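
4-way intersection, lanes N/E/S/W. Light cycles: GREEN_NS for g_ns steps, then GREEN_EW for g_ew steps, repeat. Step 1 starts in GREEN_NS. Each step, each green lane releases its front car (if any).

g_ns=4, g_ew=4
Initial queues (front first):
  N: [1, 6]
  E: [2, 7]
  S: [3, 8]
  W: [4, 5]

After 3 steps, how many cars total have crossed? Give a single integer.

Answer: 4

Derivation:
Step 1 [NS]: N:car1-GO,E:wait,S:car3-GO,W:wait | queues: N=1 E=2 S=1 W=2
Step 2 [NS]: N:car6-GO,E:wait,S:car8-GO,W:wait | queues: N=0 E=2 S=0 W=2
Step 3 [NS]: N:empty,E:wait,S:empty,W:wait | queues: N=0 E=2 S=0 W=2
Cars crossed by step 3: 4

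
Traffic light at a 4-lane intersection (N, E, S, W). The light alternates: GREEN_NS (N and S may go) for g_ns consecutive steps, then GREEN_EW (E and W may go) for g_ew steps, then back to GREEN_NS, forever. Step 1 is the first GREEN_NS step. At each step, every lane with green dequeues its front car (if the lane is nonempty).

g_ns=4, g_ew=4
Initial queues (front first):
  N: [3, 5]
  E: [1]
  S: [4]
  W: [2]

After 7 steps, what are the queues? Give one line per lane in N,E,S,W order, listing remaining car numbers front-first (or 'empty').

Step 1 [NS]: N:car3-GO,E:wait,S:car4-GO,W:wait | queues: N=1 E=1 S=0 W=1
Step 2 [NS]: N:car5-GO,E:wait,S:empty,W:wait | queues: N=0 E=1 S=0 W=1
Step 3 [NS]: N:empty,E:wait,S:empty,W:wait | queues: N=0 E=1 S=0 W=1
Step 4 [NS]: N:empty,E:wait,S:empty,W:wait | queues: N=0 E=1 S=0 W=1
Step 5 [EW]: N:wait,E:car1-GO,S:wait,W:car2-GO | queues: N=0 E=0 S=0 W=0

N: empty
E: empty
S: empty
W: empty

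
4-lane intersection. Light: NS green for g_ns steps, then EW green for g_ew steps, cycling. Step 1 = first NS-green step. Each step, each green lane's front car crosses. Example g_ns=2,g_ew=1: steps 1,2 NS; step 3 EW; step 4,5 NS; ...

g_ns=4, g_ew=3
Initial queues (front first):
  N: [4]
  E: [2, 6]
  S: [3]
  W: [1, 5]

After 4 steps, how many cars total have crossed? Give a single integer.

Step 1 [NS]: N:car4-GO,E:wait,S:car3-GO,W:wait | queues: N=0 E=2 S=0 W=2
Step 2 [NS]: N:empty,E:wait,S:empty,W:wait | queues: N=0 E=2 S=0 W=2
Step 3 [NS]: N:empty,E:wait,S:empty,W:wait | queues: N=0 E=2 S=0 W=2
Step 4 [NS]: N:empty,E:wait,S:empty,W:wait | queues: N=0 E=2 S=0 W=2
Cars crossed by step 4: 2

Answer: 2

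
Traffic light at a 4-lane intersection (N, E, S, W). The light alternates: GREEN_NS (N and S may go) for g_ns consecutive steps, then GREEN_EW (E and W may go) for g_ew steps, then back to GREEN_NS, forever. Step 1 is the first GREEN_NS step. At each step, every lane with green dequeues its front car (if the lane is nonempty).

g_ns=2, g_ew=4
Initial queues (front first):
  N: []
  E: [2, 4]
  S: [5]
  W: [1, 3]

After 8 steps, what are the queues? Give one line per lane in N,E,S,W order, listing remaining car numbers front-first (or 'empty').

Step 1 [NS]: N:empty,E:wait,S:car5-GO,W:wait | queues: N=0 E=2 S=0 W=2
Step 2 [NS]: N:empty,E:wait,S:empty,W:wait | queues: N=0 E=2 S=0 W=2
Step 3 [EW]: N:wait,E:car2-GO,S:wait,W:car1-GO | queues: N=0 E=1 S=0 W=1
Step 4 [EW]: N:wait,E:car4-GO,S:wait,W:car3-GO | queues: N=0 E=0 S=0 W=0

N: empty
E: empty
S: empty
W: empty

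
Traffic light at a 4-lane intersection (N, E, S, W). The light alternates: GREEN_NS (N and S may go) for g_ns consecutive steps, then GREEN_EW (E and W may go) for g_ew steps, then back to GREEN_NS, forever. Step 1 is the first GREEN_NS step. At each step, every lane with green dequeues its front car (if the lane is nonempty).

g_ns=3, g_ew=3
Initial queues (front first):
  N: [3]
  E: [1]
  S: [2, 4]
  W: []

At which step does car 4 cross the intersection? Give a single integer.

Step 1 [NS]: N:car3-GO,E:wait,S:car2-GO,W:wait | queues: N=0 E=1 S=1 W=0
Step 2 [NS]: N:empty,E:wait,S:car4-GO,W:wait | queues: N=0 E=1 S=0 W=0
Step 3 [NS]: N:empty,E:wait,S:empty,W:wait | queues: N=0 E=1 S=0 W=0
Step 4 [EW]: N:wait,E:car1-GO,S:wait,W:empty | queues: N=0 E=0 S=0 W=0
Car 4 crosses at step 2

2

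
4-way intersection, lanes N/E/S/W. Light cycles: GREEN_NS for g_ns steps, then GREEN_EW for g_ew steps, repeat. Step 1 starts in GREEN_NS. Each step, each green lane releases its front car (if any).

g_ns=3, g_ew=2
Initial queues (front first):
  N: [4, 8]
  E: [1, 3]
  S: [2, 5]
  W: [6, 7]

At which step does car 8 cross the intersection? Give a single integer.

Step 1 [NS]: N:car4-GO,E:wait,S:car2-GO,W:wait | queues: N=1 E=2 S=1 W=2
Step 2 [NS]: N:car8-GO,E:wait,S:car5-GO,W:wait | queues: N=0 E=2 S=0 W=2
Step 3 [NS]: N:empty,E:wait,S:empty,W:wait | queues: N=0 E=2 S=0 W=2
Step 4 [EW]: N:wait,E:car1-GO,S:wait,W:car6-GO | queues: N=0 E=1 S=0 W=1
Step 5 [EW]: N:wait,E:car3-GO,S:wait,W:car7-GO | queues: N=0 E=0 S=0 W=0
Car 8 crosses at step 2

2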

********

Copy every line above exactly.

▸ Exercise solution
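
4-way intersection, lanes N/E/S/W. Light cycles: GREEN_NS for g_ns steps, then GREEN_EW for g_ew steps, repeat. Step 1 starts in GREEN_NS. Each step, each green lane releases its front car (if any).

g_ns=4, g_ew=4
Initial queues (front first):
  N: [1, 6]
  E: [2, 7]
  S: [3, 8]
  W: [4, 5]

After 3 steps, how many cars total have crossed? Give a single integer.

Answer: 4

Derivation:
Step 1 [NS]: N:car1-GO,E:wait,S:car3-GO,W:wait | queues: N=1 E=2 S=1 W=2
Step 2 [NS]: N:car6-GO,E:wait,S:car8-GO,W:wait | queues: N=0 E=2 S=0 W=2
Step 3 [NS]: N:empty,E:wait,S:empty,W:wait | queues: N=0 E=2 S=0 W=2
Cars crossed by step 3: 4

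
Traffic light at a 4-lane intersection (N, E, S, W). The light alternates: GREEN_NS (N and S may go) for g_ns consecutive steps, then GREEN_EW (E and W may go) for g_ew steps, then back to GREEN_NS, forever. Step 1 is the first GREEN_NS step. At each step, every lane with green dequeues its front car (if the lane is nonempty).

g_ns=4, g_ew=4
Initial queues (front first):
  N: [3, 5]
  E: [1]
  S: [4]
  W: [2]

After 7 steps, what are the queues? Give one line per lane in N,E,S,W order, listing remaining car numbers front-first (or 'empty').

Step 1 [NS]: N:car3-GO,E:wait,S:car4-GO,W:wait | queues: N=1 E=1 S=0 W=1
Step 2 [NS]: N:car5-GO,E:wait,S:empty,W:wait | queues: N=0 E=1 S=0 W=1
Step 3 [NS]: N:empty,E:wait,S:empty,W:wait | queues: N=0 E=1 S=0 W=1
Step 4 [NS]: N:empty,E:wait,S:empty,W:wait | queues: N=0 E=1 S=0 W=1
Step 5 [EW]: N:wait,E:car1-GO,S:wait,W:car2-GO | queues: N=0 E=0 S=0 W=0

N: empty
E: empty
S: empty
W: empty

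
4-lane intersection. Light: NS green for g_ns steps, then EW green for g_ew steps, cycling. Step 1 = first NS-green step. Each step, each green lane's front car crosses. Example g_ns=2,g_ew=1: steps 1,2 NS; step 3 EW; step 4,5 NS; ...

g_ns=4, g_ew=3
Initial queues (front first):
  N: [4]
  E: [2, 6]
  S: [3]
  W: [1, 5]

After 4 steps, how many cars total have crossed? Give a single integer.

Step 1 [NS]: N:car4-GO,E:wait,S:car3-GO,W:wait | queues: N=0 E=2 S=0 W=2
Step 2 [NS]: N:empty,E:wait,S:empty,W:wait | queues: N=0 E=2 S=0 W=2
Step 3 [NS]: N:empty,E:wait,S:empty,W:wait | queues: N=0 E=2 S=0 W=2
Step 4 [NS]: N:empty,E:wait,S:empty,W:wait | queues: N=0 E=2 S=0 W=2
Cars crossed by step 4: 2

Answer: 2

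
Traffic light at a 4-lane intersection (N, E, S, W). The light alternates: GREEN_NS (N and S may go) for g_ns consecutive steps, then GREEN_EW (E and W may go) for g_ew steps, then back to GREEN_NS, forever. Step 1 is the first GREEN_NS step. At each step, every lane with green dequeues its front car (if the lane is nonempty).

g_ns=2, g_ew=4
Initial queues (front first):
  N: []
  E: [2, 4]
  S: [5]
  W: [1, 3]

After 8 steps, what are the queues? Give one line per lane in N,E,S,W order, listing remaining car numbers front-first (or 'empty').

Step 1 [NS]: N:empty,E:wait,S:car5-GO,W:wait | queues: N=0 E=2 S=0 W=2
Step 2 [NS]: N:empty,E:wait,S:empty,W:wait | queues: N=0 E=2 S=0 W=2
Step 3 [EW]: N:wait,E:car2-GO,S:wait,W:car1-GO | queues: N=0 E=1 S=0 W=1
Step 4 [EW]: N:wait,E:car4-GO,S:wait,W:car3-GO | queues: N=0 E=0 S=0 W=0

N: empty
E: empty
S: empty
W: empty

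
Traffic light at a 4-lane intersection (N, E, S, W). The light alternates: GREEN_NS (N and S may go) for g_ns consecutive steps, then GREEN_EW (E and W may go) for g_ew steps, then back to GREEN_NS, forever. Step 1 is the first GREEN_NS step. At each step, every lane with green dequeues its front car (if the lane is nonempty).

g_ns=3, g_ew=3
Initial queues (front first):
  N: [3]
  E: [1]
  S: [2, 4]
  W: []

At which step does car 4 cross the intersection? Give a single integer.

Step 1 [NS]: N:car3-GO,E:wait,S:car2-GO,W:wait | queues: N=0 E=1 S=1 W=0
Step 2 [NS]: N:empty,E:wait,S:car4-GO,W:wait | queues: N=0 E=1 S=0 W=0
Step 3 [NS]: N:empty,E:wait,S:empty,W:wait | queues: N=0 E=1 S=0 W=0
Step 4 [EW]: N:wait,E:car1-GO,S:wait,W:empty | queues: N=0 E=0 S=0 W=0
Car 4 crosses at step 2

2

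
4-way intersection, lanes N/E/S/W. Light cycles: GREEN_NS for g_ns steps, then GREEN_EW for g_ew steps, repeat. Step 1 starts in GREEN_NS. Each step, each green lane releases its front car (if any).

g_ns=3, g_ew=2
Initial queues (front first):
  N: [4, 8]
  E: [1, 3]
  S: [2, 5]
  W: [6, 7]

At which step does car 8 cross the intersection? Give a single integer.

Step 1 [NS]: N:car4-GO,E:wait,S:car2-GO,W:wait | queues: N=1 E=2 S=1 W=2
Step 2 [NS]: N:car8-GO,E:wait,S:car5-GO,W:wait | queues: N=0 E=2 S=0 W=2
Step 3 [NS]: N:empty,E:wait,S:empty,W:wait | queues: N=0 E=2 S=0 W=2
Step 4 [EW]: N:wait,E:car1-GO,S:wait,W:car6-GO | queues: N=0 E=1 S=0 W=1
Step 5 [EW]: N:wait,E:car3-GO,S:wait,W:car7-GO | queues: N=0 E=0 S=0 W=0
Car 8 crosses at step 2

2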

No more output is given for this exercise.